• Instructions for the task
Reproduce the data below verbatim from the line containing "An engine has" through its final line, and produce nothing more.
____________
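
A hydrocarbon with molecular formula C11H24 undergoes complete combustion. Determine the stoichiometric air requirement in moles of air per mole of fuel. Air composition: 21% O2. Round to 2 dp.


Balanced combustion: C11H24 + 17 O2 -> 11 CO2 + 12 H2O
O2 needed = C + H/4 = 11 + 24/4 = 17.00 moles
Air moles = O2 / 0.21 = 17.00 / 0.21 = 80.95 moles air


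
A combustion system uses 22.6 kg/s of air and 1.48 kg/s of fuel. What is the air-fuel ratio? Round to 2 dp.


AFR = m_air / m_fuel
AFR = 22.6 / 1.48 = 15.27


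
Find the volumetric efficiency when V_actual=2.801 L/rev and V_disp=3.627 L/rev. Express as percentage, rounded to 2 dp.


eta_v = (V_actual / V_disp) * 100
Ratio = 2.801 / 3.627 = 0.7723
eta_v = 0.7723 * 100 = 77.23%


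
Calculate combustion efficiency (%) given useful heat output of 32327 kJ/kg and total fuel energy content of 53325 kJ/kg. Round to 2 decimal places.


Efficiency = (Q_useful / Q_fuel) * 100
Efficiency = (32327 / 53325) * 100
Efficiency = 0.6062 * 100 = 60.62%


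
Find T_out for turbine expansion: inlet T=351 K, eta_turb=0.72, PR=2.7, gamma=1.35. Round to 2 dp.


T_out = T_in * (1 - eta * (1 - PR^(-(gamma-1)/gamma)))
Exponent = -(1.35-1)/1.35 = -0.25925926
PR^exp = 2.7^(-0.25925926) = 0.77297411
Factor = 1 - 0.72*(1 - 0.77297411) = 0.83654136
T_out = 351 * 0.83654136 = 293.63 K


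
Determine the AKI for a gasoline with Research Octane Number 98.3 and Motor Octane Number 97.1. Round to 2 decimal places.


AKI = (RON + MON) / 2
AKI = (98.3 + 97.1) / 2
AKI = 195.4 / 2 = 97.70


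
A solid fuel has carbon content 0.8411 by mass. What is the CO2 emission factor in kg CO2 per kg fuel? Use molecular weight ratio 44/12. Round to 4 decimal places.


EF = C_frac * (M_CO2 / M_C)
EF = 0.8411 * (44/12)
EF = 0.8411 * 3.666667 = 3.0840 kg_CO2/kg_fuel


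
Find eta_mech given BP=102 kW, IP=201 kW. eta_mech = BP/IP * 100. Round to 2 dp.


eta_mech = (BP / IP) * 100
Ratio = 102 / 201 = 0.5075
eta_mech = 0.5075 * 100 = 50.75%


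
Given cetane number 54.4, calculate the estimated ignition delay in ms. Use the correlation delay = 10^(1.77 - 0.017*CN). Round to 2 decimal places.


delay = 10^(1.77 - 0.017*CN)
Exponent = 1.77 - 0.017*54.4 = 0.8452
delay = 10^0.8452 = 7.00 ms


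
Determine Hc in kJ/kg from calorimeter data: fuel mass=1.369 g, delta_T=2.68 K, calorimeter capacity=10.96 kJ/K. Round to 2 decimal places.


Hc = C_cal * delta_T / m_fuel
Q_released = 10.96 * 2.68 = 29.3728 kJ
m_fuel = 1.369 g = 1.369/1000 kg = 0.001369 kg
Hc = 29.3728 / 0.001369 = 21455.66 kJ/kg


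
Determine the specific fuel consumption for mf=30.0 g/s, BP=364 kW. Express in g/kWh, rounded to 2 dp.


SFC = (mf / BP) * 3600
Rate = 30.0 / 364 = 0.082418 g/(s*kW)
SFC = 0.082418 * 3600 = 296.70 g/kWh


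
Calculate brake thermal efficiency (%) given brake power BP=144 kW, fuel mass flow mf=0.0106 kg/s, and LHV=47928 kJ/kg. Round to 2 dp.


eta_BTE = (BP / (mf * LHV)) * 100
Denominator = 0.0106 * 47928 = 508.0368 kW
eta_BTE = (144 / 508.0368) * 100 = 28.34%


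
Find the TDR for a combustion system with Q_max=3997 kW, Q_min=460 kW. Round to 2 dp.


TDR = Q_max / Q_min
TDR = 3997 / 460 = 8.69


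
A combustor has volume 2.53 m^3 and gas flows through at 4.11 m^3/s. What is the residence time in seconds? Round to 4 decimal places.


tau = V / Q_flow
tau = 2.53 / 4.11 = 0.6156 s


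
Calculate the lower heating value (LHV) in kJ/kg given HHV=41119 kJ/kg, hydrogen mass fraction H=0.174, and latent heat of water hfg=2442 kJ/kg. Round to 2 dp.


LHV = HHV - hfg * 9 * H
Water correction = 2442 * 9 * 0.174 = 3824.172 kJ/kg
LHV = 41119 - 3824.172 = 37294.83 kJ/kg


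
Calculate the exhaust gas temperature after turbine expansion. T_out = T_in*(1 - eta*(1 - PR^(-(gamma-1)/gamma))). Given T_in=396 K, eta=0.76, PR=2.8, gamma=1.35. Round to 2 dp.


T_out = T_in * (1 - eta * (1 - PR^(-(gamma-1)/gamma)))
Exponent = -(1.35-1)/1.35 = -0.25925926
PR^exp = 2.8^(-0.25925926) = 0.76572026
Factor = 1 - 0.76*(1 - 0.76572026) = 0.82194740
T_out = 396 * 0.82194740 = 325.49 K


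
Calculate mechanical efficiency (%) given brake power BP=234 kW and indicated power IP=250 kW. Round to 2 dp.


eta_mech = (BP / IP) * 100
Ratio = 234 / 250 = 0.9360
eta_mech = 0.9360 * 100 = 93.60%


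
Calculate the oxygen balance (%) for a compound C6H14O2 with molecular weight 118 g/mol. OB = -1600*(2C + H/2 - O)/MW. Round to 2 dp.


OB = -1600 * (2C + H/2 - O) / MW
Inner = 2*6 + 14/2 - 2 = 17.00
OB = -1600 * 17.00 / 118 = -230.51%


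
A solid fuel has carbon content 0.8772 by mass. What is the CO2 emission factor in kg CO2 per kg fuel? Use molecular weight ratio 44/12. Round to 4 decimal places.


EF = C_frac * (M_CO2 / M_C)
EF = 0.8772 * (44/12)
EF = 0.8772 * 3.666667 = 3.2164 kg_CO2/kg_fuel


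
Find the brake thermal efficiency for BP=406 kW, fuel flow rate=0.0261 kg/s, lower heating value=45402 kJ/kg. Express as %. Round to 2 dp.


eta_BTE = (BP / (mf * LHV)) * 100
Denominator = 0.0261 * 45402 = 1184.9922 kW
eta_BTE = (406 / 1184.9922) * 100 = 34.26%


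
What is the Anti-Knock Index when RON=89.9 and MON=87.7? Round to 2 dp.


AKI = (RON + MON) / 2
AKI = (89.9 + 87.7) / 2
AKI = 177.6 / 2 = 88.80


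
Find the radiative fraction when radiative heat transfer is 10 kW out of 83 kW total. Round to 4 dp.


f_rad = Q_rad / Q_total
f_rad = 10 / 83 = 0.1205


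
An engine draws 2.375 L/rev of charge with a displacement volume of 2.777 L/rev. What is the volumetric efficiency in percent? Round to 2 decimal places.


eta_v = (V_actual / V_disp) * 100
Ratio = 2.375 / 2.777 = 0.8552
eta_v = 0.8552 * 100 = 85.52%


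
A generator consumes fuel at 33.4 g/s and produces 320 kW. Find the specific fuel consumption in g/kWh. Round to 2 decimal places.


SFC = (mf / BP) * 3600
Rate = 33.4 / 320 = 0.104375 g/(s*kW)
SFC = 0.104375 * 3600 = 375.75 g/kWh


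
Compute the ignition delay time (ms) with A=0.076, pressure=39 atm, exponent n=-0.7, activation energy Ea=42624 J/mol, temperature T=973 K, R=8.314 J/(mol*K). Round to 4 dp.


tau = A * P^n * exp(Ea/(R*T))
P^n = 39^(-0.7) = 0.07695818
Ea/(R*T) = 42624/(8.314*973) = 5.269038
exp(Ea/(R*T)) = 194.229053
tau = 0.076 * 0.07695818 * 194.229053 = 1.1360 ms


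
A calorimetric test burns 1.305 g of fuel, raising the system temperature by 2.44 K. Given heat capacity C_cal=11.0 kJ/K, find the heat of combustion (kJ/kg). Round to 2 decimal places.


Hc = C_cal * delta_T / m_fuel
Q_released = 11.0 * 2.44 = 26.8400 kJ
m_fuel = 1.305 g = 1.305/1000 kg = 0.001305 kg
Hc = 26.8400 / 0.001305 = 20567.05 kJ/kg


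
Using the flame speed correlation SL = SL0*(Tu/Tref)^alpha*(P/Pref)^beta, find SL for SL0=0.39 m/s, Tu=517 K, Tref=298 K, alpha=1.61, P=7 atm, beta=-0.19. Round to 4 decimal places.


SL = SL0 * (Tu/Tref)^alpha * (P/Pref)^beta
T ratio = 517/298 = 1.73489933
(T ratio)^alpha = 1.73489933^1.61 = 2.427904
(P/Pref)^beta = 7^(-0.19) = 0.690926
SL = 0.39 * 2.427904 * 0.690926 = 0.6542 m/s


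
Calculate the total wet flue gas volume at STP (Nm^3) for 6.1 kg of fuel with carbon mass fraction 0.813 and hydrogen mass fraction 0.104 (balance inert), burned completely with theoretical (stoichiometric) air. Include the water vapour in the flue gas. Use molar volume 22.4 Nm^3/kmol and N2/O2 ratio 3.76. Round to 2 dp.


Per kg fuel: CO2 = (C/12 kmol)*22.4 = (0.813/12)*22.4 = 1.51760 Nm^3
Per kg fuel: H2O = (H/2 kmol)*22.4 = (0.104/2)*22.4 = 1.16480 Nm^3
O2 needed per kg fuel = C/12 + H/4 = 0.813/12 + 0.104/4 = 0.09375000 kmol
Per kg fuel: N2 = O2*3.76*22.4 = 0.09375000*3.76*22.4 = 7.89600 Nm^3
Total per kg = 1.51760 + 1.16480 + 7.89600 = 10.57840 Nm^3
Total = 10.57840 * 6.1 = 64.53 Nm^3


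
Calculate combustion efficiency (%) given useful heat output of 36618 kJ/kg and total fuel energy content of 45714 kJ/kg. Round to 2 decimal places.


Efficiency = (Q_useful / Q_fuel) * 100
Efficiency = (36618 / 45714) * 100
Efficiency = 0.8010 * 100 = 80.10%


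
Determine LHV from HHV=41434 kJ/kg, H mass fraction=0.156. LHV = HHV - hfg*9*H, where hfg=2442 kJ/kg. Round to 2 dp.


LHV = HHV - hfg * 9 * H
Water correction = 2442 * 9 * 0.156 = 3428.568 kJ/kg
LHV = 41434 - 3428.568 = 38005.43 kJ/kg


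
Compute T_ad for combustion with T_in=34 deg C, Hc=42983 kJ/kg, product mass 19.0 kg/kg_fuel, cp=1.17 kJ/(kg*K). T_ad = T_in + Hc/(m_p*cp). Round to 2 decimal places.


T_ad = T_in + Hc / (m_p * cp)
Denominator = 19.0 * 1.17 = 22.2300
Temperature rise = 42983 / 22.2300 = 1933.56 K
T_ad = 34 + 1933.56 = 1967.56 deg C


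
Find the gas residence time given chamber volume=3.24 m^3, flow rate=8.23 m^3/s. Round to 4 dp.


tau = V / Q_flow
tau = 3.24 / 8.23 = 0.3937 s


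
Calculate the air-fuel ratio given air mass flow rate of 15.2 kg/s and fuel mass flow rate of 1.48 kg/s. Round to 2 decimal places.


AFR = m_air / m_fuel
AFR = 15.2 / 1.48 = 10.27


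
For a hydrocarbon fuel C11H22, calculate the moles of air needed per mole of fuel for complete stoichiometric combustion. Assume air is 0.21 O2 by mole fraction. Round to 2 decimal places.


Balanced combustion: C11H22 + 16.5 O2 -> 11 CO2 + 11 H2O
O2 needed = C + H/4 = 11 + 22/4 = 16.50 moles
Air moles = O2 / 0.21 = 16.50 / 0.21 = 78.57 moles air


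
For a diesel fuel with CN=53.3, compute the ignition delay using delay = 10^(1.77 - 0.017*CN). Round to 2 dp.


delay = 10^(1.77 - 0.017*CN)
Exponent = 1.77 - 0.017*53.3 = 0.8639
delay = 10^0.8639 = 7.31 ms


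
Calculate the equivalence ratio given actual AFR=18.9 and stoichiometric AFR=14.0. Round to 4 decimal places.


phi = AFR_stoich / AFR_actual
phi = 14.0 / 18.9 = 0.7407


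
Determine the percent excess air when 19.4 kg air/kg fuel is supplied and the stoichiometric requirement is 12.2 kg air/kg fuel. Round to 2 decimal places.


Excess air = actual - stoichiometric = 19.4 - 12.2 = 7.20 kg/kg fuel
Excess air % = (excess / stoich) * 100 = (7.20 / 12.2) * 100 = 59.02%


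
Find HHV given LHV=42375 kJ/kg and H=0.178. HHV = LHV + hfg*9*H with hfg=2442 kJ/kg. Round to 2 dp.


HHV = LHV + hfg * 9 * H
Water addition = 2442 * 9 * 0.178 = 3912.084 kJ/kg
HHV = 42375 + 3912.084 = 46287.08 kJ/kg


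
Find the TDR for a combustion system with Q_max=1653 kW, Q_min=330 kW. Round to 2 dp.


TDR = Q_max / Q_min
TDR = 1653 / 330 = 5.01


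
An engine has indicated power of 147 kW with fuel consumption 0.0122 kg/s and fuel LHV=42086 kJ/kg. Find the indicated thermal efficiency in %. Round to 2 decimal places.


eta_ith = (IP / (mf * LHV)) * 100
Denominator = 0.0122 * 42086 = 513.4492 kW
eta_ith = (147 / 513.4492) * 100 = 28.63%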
____________
• Task output
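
An engine has indicated power of 147 kW with fuel consumption 0.0122 kg/s and fuel LHV=42086 kJ/kg. Find the indicated thermal efficiency in %. Round to 2 decimal places.


eta_ith = (IP / (mf * LHV)) * 100
Denominator = 0.0122 * 42086 = 513.4492 kW
eta_ith = (147 / 513.4492) * 100 = 28.63%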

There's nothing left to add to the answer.